*ACTIVITY:* Word for word, set down every line of the entries below from the line with "Two bodies raise tides on the terrestrial" to the line with "Saturn has radius", including both, and no other line.

*EXTRACTED INFORMATION:*
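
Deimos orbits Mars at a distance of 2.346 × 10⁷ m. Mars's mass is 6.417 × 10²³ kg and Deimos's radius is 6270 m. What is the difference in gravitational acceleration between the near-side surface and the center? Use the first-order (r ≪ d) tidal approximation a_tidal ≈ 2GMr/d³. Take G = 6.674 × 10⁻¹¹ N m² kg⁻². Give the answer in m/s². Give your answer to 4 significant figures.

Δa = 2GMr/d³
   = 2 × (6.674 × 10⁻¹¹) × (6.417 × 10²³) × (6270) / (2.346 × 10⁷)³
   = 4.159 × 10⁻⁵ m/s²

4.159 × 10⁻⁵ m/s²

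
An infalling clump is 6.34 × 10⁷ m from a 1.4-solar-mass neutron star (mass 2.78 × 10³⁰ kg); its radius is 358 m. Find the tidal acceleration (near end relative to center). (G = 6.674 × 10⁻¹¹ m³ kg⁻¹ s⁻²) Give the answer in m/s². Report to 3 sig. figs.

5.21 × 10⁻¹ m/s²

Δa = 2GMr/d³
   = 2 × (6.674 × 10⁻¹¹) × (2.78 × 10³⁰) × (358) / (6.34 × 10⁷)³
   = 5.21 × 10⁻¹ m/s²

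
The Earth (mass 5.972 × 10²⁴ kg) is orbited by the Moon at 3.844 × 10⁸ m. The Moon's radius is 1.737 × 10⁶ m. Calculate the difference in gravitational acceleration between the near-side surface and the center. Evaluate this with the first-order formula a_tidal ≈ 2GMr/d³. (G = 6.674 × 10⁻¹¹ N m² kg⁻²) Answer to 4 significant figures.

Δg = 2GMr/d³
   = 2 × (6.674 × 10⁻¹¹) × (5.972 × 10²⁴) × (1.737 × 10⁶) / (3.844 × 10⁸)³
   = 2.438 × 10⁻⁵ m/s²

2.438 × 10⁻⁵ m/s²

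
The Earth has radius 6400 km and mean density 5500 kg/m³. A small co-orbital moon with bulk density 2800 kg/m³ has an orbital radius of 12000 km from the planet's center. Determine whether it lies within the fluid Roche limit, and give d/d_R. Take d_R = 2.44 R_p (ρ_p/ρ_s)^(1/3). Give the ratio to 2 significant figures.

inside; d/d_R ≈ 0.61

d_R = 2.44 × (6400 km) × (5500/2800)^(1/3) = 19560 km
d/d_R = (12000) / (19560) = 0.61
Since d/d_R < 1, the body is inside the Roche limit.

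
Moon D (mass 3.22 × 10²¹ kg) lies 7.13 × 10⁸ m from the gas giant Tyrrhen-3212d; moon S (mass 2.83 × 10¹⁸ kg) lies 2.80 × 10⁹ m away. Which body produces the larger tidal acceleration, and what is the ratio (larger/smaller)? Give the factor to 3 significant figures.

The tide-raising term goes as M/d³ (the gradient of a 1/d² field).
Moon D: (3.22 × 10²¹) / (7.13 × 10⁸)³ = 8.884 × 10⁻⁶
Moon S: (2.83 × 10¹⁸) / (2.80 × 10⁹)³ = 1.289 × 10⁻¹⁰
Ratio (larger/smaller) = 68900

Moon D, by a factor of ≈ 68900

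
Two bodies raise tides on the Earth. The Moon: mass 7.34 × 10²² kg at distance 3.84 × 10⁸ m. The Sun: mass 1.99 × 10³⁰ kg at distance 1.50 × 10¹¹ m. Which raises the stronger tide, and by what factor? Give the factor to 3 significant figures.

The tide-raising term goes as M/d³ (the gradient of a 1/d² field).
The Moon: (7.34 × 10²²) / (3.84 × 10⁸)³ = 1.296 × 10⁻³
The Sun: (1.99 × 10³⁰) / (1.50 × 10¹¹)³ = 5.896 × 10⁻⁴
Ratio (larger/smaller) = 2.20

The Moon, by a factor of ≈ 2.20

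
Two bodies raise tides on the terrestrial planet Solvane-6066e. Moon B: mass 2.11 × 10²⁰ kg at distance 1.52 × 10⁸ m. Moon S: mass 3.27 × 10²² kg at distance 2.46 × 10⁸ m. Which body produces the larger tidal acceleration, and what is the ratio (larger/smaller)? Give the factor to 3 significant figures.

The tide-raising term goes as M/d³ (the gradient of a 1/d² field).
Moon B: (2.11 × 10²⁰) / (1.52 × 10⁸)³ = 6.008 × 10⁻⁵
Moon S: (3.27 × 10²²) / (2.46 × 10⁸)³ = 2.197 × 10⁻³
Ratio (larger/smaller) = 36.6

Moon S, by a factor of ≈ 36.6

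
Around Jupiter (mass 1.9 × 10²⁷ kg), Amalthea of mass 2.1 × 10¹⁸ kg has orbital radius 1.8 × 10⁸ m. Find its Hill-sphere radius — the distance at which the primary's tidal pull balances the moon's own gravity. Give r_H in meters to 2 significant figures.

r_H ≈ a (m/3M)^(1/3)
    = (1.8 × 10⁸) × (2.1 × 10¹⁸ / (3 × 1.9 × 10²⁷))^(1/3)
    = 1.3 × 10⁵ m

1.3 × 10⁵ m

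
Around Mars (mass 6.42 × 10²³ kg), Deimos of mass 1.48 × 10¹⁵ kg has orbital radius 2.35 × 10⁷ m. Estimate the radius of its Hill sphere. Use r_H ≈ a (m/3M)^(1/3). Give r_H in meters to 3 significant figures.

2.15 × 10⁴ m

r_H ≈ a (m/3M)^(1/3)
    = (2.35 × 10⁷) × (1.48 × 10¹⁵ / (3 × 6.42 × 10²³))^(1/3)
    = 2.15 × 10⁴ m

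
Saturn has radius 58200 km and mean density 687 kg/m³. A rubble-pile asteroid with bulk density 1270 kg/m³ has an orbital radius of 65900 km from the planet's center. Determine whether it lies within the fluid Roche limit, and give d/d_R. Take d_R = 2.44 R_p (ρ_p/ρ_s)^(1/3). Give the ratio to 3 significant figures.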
==
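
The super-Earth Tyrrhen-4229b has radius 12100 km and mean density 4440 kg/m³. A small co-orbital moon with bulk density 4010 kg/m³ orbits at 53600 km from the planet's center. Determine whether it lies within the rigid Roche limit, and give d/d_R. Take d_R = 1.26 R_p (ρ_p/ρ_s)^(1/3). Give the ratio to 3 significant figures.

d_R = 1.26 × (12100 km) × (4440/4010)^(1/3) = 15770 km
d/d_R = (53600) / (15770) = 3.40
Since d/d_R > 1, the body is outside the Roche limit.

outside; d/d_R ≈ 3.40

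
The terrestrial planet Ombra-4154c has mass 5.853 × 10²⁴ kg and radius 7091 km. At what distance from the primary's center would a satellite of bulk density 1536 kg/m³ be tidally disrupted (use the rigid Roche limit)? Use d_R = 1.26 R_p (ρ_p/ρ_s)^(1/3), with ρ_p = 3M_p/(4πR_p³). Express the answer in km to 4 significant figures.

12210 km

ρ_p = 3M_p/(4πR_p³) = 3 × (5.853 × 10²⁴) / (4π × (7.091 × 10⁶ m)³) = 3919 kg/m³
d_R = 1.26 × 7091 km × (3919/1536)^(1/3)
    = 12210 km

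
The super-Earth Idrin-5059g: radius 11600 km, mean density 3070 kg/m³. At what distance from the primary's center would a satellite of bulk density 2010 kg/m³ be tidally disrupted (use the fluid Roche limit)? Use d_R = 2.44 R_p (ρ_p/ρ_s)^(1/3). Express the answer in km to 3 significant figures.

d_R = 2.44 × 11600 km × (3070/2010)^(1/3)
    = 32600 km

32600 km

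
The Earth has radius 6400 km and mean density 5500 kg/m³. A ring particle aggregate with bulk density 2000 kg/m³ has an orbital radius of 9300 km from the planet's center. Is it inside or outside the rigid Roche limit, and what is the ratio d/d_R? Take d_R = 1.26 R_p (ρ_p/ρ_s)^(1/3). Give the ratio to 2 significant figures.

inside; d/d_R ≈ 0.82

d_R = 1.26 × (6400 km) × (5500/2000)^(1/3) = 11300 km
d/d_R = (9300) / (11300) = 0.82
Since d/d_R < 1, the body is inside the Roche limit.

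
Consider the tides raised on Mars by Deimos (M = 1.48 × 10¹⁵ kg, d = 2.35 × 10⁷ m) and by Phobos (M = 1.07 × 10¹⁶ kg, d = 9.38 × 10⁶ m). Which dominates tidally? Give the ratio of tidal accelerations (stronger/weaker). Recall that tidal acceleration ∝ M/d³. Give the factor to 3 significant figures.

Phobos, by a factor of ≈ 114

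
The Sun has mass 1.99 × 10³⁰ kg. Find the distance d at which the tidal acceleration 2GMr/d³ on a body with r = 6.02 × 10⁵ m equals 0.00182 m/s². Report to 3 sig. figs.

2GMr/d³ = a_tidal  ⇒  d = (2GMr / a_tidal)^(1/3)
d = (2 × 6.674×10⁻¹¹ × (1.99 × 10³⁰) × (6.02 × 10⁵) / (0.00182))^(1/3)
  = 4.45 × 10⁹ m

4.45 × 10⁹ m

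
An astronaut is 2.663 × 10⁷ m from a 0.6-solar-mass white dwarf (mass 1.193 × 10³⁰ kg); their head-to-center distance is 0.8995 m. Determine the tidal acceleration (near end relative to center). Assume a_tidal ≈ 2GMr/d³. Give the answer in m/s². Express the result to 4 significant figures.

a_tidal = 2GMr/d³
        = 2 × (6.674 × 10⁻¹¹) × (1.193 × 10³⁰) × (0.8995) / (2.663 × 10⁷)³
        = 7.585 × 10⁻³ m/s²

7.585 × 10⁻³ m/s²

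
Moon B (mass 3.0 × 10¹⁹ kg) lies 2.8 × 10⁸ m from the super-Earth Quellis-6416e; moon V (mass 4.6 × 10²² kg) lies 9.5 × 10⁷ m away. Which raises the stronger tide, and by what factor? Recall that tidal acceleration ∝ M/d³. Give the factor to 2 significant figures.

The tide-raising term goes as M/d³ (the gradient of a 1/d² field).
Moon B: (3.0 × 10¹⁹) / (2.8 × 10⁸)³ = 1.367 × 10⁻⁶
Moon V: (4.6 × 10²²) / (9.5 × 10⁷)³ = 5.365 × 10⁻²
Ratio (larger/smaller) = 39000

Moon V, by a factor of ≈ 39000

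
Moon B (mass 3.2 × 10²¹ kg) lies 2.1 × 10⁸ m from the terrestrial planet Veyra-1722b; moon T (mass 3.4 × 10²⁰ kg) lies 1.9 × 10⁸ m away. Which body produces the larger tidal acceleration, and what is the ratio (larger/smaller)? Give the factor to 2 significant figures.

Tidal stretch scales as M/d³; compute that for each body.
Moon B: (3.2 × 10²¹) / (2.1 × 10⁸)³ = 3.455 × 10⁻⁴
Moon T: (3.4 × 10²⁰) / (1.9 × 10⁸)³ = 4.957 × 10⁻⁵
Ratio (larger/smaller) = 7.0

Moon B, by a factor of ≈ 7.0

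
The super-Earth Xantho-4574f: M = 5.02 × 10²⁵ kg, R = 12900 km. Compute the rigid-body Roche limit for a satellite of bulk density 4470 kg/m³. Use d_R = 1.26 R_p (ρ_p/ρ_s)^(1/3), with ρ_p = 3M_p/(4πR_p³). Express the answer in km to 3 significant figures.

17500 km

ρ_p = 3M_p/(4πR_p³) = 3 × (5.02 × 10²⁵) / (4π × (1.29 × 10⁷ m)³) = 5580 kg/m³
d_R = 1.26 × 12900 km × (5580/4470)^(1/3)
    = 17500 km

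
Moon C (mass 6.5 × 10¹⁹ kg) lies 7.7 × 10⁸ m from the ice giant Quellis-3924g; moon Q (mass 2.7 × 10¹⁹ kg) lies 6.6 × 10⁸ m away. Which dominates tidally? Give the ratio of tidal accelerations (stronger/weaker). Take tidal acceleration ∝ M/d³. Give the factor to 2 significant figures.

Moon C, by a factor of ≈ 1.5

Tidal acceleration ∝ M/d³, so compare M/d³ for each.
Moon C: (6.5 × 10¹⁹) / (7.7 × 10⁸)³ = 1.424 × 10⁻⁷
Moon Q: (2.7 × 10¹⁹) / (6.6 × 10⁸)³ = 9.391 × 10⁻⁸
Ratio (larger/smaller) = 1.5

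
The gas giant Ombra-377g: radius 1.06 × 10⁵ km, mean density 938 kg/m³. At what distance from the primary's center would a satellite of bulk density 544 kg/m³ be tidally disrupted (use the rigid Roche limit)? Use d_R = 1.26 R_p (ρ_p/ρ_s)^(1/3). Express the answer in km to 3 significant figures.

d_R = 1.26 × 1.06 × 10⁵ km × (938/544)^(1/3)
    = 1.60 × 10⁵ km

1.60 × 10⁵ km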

*ANSWER BOX:*
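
Two bodies raise tides on the terrestrial planet Solvane-6066e. Moon B: mass 2.11 × 10²⁰ kg at distance 1.52 × 10⁸ m. Moon S: mass 3.27 × 10²² kg at distance 2.46 × 10⁸ m. Which body produces the larger tidal acceleration, and what is the ratio (larger/smaller)? Give the factor to 3 significant figures.

The tide-raising term goes as M/d³ (the gradient of a 1/d² field).
Moon B: (2.11 × 10²⁰) / (1.52 × 10⁸)³ = 6.008 × 10⁻⁵
Moon S: (3.27 × 10²²) / (2.46 × 10⁸)³ = 2.197 × 10⁻³
Ratio (larger/smaller) = 36.6

Moon S, by a factor of ≈ 36.6

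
Around Jupiter (mass 1.9 × 10²⁷ kg), Amalthea of mass 2.1 × 10¹⁸ kg has orbital radius 1.8 × 10⁸ m. Find its Hill-sphere radius — the distance at which the primary's tidal pull balances the moon's own gravity. Give r_H in meters to 2 significant figures.

r_H ≈ a (m/3M)^(1/3)
    = (1.8 × 10⁸) × (2.1 × 10¹⁸ / (3 × 1.9 × 10²⁷))^(1/3)
    = 1.3 × 10⁵ m

1.3 × 10⁵ m

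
Around Mars (mass 6.42 × 10²³ kg), Deimos of mass 1.48 × 10¹⁵ kg has orbital radius 2.35 × 10⁷ m. Estimate the radius of its Hill sphere. Use r_H ≈ a (m/3M)^(1/3). Give r_H in meters to 3 significant figures.

2.15 × 10⁴ m

r_H ≈ a (m/3M)^(1/3)
    = (2.35 × 10⁷) × (1.48 × 10¹⁵ / (3 × 6.42 × 10²³))^(1/3)
    = 2.15 × 10⁴ m

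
Saturn has radius 58200 km and mean density 687 kg/m³. A rubble-pile asteroid with bulk density 1270 kg/m³ has an orbital radius of 65900 km from the planet's center. Determine whether it lies within the fluid Roche limit, and give d/d_R. Take d_R = 2.44 R_p (ρ_p/ρ_s)^(1/3). Give the ratio to 3 significant figures.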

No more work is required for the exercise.